Saved data entries:
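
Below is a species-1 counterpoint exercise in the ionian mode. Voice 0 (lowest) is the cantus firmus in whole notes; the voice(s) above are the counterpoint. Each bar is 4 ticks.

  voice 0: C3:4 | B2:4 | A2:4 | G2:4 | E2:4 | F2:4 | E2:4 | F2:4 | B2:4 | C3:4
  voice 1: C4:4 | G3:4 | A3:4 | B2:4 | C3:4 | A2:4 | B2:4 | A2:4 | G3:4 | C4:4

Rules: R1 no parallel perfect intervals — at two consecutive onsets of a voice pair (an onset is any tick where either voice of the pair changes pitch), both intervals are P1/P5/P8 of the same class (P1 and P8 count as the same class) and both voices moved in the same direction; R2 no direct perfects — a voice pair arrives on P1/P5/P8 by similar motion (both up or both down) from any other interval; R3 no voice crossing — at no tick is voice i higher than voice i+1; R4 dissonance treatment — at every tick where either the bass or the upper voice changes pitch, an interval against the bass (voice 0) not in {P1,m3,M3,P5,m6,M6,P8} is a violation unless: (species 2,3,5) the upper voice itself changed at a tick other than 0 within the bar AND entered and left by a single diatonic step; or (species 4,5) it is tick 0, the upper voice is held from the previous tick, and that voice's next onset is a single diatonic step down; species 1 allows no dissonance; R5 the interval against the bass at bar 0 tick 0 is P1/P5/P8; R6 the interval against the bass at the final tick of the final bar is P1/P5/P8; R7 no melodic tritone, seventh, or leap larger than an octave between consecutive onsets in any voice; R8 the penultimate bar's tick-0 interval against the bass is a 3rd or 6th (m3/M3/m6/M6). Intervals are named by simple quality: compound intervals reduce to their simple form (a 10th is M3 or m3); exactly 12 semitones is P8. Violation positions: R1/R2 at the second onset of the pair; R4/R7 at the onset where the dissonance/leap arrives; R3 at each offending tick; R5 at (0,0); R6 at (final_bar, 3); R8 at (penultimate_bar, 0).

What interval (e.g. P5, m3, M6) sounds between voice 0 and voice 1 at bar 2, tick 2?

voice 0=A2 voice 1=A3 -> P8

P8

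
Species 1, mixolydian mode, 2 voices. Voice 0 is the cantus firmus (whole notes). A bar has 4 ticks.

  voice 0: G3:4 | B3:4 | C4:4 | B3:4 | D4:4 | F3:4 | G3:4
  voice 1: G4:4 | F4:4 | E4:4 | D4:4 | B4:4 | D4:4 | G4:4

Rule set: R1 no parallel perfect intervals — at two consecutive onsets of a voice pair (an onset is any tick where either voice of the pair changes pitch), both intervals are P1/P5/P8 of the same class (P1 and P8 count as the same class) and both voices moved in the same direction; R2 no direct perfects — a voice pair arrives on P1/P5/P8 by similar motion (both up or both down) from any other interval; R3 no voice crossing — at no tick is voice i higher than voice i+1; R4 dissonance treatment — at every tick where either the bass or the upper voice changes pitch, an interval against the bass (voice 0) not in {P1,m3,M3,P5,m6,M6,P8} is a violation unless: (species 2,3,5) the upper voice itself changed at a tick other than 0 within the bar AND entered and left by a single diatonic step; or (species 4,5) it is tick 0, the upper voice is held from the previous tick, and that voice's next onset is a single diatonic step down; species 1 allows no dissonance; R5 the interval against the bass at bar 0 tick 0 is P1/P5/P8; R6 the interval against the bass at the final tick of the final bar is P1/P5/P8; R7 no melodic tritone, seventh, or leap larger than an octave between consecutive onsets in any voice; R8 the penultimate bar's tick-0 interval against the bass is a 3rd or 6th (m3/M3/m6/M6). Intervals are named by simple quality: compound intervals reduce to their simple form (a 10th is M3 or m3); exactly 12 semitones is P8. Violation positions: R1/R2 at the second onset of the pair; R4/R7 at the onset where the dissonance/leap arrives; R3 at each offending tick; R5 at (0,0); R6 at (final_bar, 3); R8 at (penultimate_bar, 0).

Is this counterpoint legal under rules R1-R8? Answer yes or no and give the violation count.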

## Exercise instructions
Go through the entries above and copy each line with "firmus" in it.

## Answer to this exercise
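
Below is a species-1 counterpoint exercise in the ionian mode. Voice 0 (lowest) is the cantus firmus in whole notes; the voice(s) above are the counterpoint. Each bar is 4 ticks.
Species 1, mixolydian mode, 2 voices. Voice 0 is the cantus firmus (whole notes). A bar has 4 ticks.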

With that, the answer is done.